### Directions for this task
Give the lines again, unchanged, starting with the line containing "x -> y = 4 if x ≤ y, otherwise y" and ending with the last line of the data below.

### Source data

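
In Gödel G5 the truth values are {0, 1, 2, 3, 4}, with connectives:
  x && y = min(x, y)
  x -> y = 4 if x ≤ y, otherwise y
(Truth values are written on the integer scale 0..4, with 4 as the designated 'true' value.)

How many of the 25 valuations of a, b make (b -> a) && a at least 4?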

### Result
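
  x -> y = 4 if x ≤ y, otherwise y
(Truth values are written on the integer scale 0..4, with 4 as the designated 'true' value.)

How many of the 25 valuations of a, b make (b -> a) && a at least 4?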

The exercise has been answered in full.